Material provided
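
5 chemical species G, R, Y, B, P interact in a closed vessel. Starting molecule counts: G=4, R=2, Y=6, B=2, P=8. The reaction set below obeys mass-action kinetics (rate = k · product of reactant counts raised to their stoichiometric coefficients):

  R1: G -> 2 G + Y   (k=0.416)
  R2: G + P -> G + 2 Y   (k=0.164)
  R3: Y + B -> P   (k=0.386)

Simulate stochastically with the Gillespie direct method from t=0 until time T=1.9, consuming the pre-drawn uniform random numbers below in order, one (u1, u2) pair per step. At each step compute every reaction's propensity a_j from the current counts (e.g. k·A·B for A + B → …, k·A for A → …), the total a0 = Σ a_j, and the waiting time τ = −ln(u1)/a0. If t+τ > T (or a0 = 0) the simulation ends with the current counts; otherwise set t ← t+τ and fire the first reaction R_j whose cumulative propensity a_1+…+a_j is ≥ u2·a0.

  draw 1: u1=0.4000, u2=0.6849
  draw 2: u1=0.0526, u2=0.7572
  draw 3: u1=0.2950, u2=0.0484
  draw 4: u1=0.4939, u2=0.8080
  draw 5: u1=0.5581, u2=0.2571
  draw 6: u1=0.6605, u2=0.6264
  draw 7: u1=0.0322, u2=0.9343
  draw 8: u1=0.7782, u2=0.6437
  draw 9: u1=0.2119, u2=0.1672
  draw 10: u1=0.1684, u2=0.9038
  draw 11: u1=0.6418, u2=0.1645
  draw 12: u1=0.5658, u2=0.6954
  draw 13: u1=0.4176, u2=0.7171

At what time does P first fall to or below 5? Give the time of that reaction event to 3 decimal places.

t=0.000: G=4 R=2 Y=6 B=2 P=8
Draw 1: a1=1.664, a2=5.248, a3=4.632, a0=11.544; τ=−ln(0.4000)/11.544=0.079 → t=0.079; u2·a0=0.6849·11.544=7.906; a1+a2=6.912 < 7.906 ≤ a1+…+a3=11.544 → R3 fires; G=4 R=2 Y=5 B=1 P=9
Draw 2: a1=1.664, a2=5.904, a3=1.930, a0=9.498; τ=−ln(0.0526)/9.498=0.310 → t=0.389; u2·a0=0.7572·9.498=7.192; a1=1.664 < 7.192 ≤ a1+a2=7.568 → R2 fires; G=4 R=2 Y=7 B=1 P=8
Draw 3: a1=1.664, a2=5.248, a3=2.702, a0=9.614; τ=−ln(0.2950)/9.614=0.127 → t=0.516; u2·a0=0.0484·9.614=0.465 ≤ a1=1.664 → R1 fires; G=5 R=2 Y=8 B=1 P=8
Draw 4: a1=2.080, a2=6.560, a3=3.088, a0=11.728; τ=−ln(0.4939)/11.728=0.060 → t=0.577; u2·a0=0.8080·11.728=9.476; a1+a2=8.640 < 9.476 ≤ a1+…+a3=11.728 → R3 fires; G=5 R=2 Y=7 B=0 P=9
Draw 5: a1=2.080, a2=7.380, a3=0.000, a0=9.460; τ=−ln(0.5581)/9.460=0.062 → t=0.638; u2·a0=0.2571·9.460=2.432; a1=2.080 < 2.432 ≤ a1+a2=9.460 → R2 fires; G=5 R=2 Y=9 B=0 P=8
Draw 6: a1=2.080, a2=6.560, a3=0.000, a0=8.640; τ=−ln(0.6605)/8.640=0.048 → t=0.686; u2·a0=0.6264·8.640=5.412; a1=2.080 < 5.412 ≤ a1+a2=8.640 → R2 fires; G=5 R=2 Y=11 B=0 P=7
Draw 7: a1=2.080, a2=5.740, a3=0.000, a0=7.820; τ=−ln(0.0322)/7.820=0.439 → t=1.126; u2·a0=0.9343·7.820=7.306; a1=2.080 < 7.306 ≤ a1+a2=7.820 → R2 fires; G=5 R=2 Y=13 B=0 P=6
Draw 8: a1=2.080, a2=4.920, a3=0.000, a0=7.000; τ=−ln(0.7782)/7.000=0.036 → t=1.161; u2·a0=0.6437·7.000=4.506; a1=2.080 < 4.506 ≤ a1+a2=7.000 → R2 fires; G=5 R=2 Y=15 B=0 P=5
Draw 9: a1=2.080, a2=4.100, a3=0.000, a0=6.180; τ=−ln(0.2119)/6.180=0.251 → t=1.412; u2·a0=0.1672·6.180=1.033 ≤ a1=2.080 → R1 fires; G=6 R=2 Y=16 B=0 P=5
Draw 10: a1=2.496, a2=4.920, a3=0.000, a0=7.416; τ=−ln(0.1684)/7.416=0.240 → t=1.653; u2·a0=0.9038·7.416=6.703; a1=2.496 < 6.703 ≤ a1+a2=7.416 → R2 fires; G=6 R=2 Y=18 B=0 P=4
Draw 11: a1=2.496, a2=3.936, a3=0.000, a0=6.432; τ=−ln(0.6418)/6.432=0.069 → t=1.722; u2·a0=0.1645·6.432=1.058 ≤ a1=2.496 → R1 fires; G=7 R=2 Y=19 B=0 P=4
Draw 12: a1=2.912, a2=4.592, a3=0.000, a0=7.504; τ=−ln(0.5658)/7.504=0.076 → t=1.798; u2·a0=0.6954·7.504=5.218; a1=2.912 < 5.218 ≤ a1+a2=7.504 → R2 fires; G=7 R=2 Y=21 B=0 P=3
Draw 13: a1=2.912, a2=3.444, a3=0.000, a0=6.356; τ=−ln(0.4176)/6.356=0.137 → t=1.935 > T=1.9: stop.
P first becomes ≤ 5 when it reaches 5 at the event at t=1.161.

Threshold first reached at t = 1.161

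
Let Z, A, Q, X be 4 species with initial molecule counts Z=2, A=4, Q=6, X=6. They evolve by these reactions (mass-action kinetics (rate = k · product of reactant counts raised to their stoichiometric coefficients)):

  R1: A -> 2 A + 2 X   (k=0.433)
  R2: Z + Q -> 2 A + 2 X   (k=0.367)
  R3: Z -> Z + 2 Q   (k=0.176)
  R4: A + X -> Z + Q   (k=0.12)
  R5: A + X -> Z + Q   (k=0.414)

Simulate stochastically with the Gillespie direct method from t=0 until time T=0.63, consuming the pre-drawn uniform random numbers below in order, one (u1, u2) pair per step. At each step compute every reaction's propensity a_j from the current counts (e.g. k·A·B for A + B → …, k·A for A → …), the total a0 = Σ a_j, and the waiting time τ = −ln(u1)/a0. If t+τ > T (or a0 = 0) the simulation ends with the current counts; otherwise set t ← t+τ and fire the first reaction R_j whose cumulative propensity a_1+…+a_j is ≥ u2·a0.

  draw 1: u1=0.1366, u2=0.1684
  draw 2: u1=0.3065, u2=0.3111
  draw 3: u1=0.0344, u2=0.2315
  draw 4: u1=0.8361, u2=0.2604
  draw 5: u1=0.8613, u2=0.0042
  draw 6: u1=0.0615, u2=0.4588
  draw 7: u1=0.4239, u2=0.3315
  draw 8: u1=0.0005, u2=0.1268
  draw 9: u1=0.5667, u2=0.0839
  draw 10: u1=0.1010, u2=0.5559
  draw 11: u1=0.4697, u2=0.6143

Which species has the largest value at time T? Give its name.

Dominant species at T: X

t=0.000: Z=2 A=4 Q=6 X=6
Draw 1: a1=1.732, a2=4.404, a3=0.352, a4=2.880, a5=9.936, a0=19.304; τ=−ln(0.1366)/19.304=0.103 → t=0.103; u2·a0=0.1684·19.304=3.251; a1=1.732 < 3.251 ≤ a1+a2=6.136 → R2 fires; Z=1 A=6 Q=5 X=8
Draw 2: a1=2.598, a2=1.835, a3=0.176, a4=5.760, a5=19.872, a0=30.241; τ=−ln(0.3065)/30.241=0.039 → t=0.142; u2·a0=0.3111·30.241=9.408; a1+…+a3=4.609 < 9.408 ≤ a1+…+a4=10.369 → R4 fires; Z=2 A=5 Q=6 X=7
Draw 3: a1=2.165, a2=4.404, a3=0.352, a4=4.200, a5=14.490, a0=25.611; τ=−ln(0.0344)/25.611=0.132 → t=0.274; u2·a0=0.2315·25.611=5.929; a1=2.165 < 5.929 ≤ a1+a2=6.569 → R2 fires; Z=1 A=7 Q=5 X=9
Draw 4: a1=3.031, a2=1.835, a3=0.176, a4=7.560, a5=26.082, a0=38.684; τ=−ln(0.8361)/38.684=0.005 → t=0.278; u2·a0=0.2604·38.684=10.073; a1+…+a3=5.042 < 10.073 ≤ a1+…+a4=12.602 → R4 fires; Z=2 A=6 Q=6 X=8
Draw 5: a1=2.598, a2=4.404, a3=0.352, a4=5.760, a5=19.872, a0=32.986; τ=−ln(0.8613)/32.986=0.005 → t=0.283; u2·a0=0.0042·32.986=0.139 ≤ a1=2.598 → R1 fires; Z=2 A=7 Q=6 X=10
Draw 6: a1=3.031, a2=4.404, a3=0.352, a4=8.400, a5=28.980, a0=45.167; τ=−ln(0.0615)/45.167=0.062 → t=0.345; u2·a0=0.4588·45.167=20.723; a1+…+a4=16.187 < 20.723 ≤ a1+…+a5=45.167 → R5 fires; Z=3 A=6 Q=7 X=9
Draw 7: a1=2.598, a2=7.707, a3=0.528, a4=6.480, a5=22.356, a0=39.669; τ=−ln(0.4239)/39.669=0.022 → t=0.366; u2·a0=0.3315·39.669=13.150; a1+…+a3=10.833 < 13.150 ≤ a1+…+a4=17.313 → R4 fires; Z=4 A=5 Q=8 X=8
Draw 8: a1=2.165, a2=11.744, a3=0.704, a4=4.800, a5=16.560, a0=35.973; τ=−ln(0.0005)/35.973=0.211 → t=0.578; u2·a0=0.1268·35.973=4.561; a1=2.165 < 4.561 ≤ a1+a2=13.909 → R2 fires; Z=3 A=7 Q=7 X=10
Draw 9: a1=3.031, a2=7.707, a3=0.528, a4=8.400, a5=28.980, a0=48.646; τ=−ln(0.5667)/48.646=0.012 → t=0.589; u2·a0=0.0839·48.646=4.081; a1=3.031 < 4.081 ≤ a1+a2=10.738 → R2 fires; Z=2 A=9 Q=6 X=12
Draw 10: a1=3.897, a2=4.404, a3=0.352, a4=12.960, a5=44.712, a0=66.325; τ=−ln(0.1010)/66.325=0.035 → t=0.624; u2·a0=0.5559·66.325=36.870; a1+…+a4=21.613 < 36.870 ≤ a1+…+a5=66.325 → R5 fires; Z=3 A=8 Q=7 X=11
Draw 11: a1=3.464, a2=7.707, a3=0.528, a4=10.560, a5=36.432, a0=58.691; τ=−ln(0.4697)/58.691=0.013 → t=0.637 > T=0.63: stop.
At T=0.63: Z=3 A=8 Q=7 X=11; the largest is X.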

What you will do
From the records above, copy only the lines starting with the line that holds "draw 10: u1=0.1684, u2=0.9038" and going on through the line that holds "draw 13: u1=0.4176, u2=0.7171", exactly as written.

Answer to this problem
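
  draw 10: u1=0.1684, u2=0.9038
  draw 11: u1=0.6418, u2=0.1645
  draw 12: u1=0.5658, u2=0.6954
  draw 13: u1=0.4176, u2=0.7171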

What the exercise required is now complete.